** Opening INFORMATION PROVIDED block **

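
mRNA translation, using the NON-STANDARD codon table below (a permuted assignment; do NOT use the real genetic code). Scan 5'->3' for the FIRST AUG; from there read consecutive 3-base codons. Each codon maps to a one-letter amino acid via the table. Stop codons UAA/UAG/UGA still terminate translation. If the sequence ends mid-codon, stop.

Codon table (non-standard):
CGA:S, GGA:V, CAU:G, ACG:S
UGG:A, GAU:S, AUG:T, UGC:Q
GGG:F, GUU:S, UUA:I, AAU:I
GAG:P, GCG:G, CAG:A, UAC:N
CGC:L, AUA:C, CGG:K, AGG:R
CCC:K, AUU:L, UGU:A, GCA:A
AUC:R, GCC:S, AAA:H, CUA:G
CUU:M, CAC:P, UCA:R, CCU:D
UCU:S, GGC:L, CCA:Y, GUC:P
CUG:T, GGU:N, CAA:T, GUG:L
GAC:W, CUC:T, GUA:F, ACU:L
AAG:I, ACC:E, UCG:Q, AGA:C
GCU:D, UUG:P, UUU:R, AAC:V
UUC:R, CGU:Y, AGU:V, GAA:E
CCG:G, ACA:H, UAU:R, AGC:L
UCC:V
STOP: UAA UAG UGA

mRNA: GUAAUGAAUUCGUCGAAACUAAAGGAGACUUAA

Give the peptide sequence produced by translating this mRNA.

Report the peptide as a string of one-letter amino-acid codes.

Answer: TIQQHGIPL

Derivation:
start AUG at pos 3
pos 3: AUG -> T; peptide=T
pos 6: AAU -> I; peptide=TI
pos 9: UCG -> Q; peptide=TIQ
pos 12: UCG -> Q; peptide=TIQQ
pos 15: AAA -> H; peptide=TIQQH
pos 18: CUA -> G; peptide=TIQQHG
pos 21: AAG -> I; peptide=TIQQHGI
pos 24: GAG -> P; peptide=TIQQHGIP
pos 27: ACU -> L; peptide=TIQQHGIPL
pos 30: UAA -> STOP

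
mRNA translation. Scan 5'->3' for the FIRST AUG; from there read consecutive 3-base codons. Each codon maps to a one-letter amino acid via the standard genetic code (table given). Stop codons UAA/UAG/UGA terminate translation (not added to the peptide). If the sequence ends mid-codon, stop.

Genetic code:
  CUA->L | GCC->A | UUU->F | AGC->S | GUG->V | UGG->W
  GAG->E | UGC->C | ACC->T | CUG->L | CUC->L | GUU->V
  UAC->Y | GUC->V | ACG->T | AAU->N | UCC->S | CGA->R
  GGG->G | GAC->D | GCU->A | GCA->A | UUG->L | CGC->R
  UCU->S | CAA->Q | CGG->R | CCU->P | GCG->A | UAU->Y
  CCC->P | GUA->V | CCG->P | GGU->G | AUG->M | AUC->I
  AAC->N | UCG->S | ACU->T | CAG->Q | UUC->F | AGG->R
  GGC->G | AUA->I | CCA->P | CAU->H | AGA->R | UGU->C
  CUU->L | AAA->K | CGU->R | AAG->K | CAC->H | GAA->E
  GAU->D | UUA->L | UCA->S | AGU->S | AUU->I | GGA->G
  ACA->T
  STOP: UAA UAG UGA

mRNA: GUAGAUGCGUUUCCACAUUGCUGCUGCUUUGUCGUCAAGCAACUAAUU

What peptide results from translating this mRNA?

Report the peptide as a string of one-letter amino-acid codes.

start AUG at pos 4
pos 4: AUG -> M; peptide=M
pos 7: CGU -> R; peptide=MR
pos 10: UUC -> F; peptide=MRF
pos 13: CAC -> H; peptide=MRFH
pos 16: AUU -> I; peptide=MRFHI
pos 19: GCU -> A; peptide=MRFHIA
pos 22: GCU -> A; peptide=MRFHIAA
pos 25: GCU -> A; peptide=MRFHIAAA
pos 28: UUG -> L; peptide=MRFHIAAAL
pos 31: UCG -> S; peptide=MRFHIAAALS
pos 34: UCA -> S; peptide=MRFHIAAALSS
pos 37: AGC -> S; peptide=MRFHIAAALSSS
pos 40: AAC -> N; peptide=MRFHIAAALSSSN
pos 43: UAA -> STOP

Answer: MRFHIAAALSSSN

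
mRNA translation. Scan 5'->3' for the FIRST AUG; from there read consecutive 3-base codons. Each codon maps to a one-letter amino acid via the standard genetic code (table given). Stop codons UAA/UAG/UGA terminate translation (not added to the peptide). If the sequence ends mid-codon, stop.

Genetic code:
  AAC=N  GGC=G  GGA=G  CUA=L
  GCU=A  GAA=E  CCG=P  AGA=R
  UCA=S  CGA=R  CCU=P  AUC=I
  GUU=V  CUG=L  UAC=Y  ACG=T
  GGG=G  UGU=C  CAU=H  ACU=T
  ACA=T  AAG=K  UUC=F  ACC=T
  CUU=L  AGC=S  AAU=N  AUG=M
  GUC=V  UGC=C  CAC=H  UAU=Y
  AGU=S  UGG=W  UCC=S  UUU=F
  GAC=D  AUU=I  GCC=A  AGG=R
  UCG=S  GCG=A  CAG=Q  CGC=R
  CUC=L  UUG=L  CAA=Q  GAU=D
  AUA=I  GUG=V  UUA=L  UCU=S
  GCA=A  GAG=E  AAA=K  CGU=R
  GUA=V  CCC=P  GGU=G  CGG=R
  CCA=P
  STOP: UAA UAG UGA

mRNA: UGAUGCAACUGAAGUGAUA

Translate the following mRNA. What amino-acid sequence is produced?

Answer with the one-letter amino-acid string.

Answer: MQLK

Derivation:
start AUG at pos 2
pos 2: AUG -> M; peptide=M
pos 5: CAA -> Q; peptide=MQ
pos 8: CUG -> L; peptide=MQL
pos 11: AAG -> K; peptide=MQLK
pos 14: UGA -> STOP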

** Closing INFORMATION PROVIDED block **

- PROBLEM
Your response should consist of the whole listing, repeated exactly.

- COMPLETED EXERCISE
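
mRNA translation, using the NON-STANDARD codon table below (a permuted assignment; do NOT use the real genetic code). Scan 5'->3' for the FIRST AUG; from there read consecutive 3-base codons. Each codon maps to a one-letter amino acid via the table. Stop codons UAA/UAG/UGA still terminate translation. If the sequence ends mid-codon, stop.

Codon table (non-standard):
CGA:S, GGA:V, CAU:G, ACG:S
UGG:A, GAU:S, AUG:T, UGC:Q
GGG:F, GUU:S, UUA:I, AAU:I
GAG:P, GCG:G, CAG:A, UAC:N
CGC:L, AUA:C, CGG:K, AGG:R
CCC:K, AUU:L, UGU:A, GCA:A
AUC:R, GCC:S, AAA:H, CUA:G
CUU:M, CAC:P, UCA:R, CCU:D
UCU:S, GGC:L, CCA:Y, GUC:P
CUG:T, GGU:N, CAA:T, GUG:L
GAC:W, CUC:T, GUA:F, ACU:L
AAG:I, ACC:E, UCG:Q, AGA:C
GCU:D, UUG:P, UUU:R, AAC:V
UUC:R, CGU:Y, AGU:V, GAA:E
CCG:G, ACA:H, UAU:R, AGC:L
UCC:V
STOP: UAA UAG UGA

mRNA: GUAAUGAAUUCGUCGAAACUAAAGGAGACUUAA

Give the peptide sequence produced by translating this mRNA.

Report the peptide as a string of one-letter amino-acid codes.

Answer: TIQQHGIPL

Derivation:
start AUG at pos 3
pos 3: AUG -> T; peptide=T
pos 6: AAU -> I; peptide=TI
pos 9: UCG -> Q; peptide=TIQ
pos 12: UCG -> Q; peptide=TIQQ
pos 15: AAA -> H; peptide=TIQQH
pos 18: CUA -> G; peptide=TIQQHG
pos 21: AAG -> I; peptide=TIQQHGI
pos 24: GAG -> P; peptide=TIQQHGIP
pos 27: ACU -> L; peptide=TIQQHGIPL
pos 30: UAA -> STOP

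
mRNA translation. Scan 5'->3' for the FIRST AUG; from there read consecutive 3-base codons. Each codon maps to a one-letter amino acid via the standard genetic code (table given). Stop codons UAA/UAG/UGA terminate translation (not added to the peptide). If the sequence ends mid-codon, stop.

Genetic code:
  CUA->L | GCC->A | UUU->F | AGC->S | GUG->V | UGG->W
  GAG->E | UGC->C | ACC->T | CUG->L | CUC->L | GUU->V
  UAC->Y | GUC->V | ACG->T | AAU->N | UCC->S | CGA->R
  GGG->G | GAC->D | GCU->A | GCA->A | UUG->L | CGC->R
  UCU->S | CAA->Q | CGG->R | CCU->P | GCG->A | UAU->Y
  CCC->P | GUA->V | CCG->P | GGU->G | AUG->M | AUC->I
  AAC->N | UCG->S | ACU->T | CAG->Q | UUC->F | AGG->R
  GGC->G | AUA->I | CCA->P | CAU->H | AGA->R | UGU->C
  CUU->L | AAA->K | CGU->R | AAG->K | CAC->H | GAA->E
  GAU->D | UUA->L | UCA->S | AGU->S | AUU->I | GGA->G
  ACA->T
  STOP: UAA UAG UGA

mRNA: GUAGAUGCGUUUCCACAUUGCUGCUGCUUUGUCGUCAAGCAACUAAUU

What peptide results from translating this mRNA?

Report the peptide as a string of one-letter amino-acid codes.

start AUG at pos 4
pos 4: AUG -> M; peptide=M
pos 7: CGU -> R; peptide=MR
pos 10: UUC -> F; peptide=MRF
pos 13: CAC -> H; peptide=MRFH
pos 16: AUU -> I; peptide=MRFHI
pos 19: GCU -> A; peptide=MRFHIA
pos 22: GCU -> A; peptide=MRFHIAA
pos 25: GCU -> A; peptide=MRFHIAAA
pos 28: UUG -> L; peptide=MRFHIAAAL
pos 31: UCG -> S; peptide=MRFHIAAALS
pos 34: UCA -> S; peptide=MRFHIAAALSS
pos 37: AGC -> S; peptide=MRFHIAAALSSS
pos 40: AAC -> N; peptide=MRFHIAAALSSSN
pos 43: UAA -> STOP

Answer: MRFHIAAALSSSN

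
mRNA translation. Scan 5'->3' for the FIRST AUG; from there read consecutive 3-base codons. Each codon maps to a one-letter amino acid via the standard genetic code (table given). Stop codons UAA/UAG/UGA terminate translation (not added to the peptide). If the sequence ends mid-codon, stop.

Genetic code:
  AAC=N  GGC=G  GGA=G  CUA=L
  GCU=A  GAA=E  CCG=P  AGA=R
  UCA=S  CGA=R  CCU=P  AUC=I
  GUU=V  CUG=L  UAC=Y  ACG=T
  GGG=G  UGU=C  CAU=H  ACU=T
  ACA=T  AAG=K  UUC=F  ACC=T
  CUU=L  AGC=S  AAU=N  AUG=M
  GUC=V  UGC=C  CAC=H  UAU=Y
  AGU=S  UGG=W  UCC=S  UUU=F
  GAC=D  AUU=I  GCC=A  AGG=R
  UCG=S  GCG=A  CAG=Q  CGC=R
  CUC=L  UUG=L  CAA=Q  GAU=D
  AUA=I  GUG=V  UUA=L  UCU=S
  GCA=A  GAG=E  AAA=K  CGU=R
  GUA=V  CCC=P  GGU=G  CGG=R
  CCA=P
  STOP: UAA UAG UGA

mRNA: UGAUGCAACUGAAGUGAUA

Translate the following mRNA. What amino-acid sequence is produced?

Answer with the one-letter amino-acid string.

Answer: MQLK

Derivation:
start AUG at pos 2
pos 2: AUG -> M; peptide=M
pos 5: CAA -> Q; peptide=MQ
pos 8: CUG -> L; peptide=MQL
pos 11: AAG -> K; peptide=MQLK
pos 14: UGA -> STOP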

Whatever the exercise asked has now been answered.